# [Problem description]
Give back the data below exactly, with every line kept the same.
(Beginning of Data in this exercise)
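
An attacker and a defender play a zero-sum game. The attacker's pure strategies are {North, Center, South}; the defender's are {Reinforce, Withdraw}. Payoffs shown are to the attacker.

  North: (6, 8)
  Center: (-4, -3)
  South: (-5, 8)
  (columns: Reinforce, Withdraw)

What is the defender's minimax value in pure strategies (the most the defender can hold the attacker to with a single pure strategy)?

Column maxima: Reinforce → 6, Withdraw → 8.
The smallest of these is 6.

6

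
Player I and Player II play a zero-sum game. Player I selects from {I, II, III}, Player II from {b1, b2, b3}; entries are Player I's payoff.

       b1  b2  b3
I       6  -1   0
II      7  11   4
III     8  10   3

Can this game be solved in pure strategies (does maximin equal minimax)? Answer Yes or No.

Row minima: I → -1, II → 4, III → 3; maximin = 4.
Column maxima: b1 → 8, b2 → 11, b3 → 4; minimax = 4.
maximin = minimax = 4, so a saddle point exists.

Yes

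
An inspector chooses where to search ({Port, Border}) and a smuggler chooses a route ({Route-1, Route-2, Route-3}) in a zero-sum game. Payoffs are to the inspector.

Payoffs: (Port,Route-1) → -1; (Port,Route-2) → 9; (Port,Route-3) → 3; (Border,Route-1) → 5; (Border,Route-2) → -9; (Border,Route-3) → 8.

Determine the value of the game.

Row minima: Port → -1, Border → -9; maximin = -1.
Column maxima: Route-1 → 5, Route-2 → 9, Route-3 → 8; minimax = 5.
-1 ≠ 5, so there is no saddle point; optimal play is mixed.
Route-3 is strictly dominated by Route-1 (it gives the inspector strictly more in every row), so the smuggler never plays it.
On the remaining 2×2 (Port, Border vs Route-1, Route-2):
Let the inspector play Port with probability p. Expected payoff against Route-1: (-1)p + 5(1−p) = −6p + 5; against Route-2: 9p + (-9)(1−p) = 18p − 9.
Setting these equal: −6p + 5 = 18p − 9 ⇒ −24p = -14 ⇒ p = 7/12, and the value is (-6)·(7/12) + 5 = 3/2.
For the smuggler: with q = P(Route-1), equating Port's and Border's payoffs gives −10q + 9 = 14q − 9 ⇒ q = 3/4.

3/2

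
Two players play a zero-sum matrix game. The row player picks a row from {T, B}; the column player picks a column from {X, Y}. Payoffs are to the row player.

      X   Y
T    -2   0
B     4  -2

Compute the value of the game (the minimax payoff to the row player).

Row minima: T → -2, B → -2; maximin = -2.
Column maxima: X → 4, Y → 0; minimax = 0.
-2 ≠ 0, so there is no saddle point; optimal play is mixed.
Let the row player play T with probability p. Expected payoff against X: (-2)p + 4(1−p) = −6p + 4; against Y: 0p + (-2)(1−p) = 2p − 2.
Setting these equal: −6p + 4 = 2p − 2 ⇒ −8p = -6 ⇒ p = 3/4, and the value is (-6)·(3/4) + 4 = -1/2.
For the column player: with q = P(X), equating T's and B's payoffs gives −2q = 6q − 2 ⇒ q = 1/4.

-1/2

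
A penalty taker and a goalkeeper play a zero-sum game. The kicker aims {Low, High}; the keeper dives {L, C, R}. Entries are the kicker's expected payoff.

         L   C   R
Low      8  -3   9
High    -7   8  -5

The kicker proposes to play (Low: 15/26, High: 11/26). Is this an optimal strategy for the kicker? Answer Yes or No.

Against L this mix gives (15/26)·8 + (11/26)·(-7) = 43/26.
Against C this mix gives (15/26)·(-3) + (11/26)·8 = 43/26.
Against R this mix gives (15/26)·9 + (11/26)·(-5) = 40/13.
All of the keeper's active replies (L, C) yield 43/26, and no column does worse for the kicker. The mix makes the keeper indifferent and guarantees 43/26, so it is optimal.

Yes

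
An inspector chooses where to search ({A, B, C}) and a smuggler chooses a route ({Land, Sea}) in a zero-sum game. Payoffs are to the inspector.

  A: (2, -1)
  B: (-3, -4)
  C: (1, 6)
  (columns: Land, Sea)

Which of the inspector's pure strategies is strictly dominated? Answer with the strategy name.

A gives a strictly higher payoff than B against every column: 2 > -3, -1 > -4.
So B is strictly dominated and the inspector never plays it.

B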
(End of Data in this exercise)
# [Final answer]
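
An attacker and a defender play a zero-sum game. The attacker's pure strategies are {North, Center, South}; the defender's are {Reinforce, Withdraw}. Payoffs shown are to the attacker.

  North: (6, 8)
  Center: (-4, -3)
  South: (-5, 8)
  (columns: Reinforce, Withdraw)

What is the defender's minimax value in pure strategies (the most the defender can hold the attacker to with a single pure strategy)?

Column maxima: Reinforce → 6, Withdraw → 8.
The smallest of these is 6.

6

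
Player I and Player II play a zero-sum game. Player I selects from {I, II, III}, Player II from {b1, b2, b3}; entries are Player I's payoff.

       b1  b2  b3
I       6  -1   0
II      7  11   4
III     8  10   3

Can this game be solved in pure strategies (does maximin equal minimax)? Answer Yes or No.

Row minima: I → -1, II → 4, III → 3; maximin = 4.
Column maxima: b1 → 8, b2 → 11, b3 → 4; minimax = 4.
maximin = minimax = 4, so a saddle point exists.

Yes

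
An inspector chooses where to search ({Port, Border}) and a smuggler chooses a route ({Route-1, Route-2, Route-3}) in a zero-sum game. Payoffs are to the inspector.

Payoffs: (Port,Route-1) → -1; (Port,Route-2) → 9; (Port,Route-3) → 3; (Border,Route-1) → 5; (Border,Route-2) → -9; (Border,Route-3) → 8.

Determine the value of the game.

Row minima: Port → -1, Border → -9; maximin = -1.
Column maxima: Route-1 → 5, Route-2 → 9, Route-3 → 8; minimax = 5.
-1 ≠ 5, so there is no saddle point; optimal play is mixed.
Route-3 is strictly dominated by Route-1 (it gives the inspector strictly more in every row), so the smuggler never plays it.
On the remaining 2×2 (Port, Border vs Route-1, Route-2):
Let the inspector play Port with probability p. Expected payoff against Route-1: (-1)p + 5(1−p) = −6p + 5; against Route-2: 9p + (-9)(1−p) = 18p − 9.
Setting these equal: −6p + 5 = 18p − 9 ⇒ −24p = -14 ⇒ p = 7/12, and the value is (-6)·(7/12) + 5 = 3/2.
For the smuggler: with q = P(Route-1), equating Port's and Border's payoffs gives −10q + 9 = 14q − 9 ⇒ q = 3/4.

3/2

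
Two players play a zero-sum matrix game. The row player picks a row from {T, B}; the column player picks a column from {X, Y}. Payoffs are to the row player.

      X   Y
T    -2   0
B     4  -2

Compute the value of the game (the minimax payoff to the row player).

Row minima: T → -2, B → -2; maximin = -2.
Column maxima: X → 4, Y → 0; minimax = 0.
-2 ≠ 0, so there is no saddle point; optimal play is mixed.
Let the row player play T with probability p. Expected payoff against X: (-2)p + 4(1−p) = −6p + 4; against Y: 0p + (-2)(1−p) = 2p − 2.
Setting these equal: −6p + 4 = 2p − 2 ⇒ −8p = -6 ⇒ p = 3/4, and the value is (-6)·(3/4) + 4 = -1/2.
For the column player: with q = P(X), equating T's and B's payoffs gives −2q = 6q − 2 ⇒ q = 1/4.

-1/2

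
A penalty taker and a goalkeeper play a zero-sum game. The kicker aims {Low, High}; the keeper dives {L, C, R}. Entries are the kicker's expected payoff.

         L   C   R
Low      8  -3   9
High    -7   8  -5

The kicker proposes to play (Low: 15/26, High: 11/26). Is this an optimal strategy for the kicker? Answer Yes or No.

Against L this mix gives (15/26)·8 + (11/26)·(-7) = 43/26.
Against C this mix gives (15/26)·(-3) + (11/26)·8 = 43/26.
Against R this mix gives (15/26)·9 + (11/26)·(-5) = 40/13.
All of the keeper's active replies (L, C) yield 43/26, and no column does worse for the kicker. The mix makes the keeper indifferent and guarantees 43/26, so it is optimal.

Yes

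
An inspector chooses where to search ({A, B, C}) and a smuggler chooses a route ({Land, Sea}) in a zero-sum game. Payoffs are to the inspector.

  A: (2, -1)
  B: (-3, -4)
  C: (1, 6)
  (columns: Land, Sea)

Which of the inspector's pure strategies is strictly dominated? Answer with the strategy name.

A gives a strictly higher payoff than B against every column: 2 > -3, -1 > -4.
So B is strictly dominated and the inspector never plays it.

B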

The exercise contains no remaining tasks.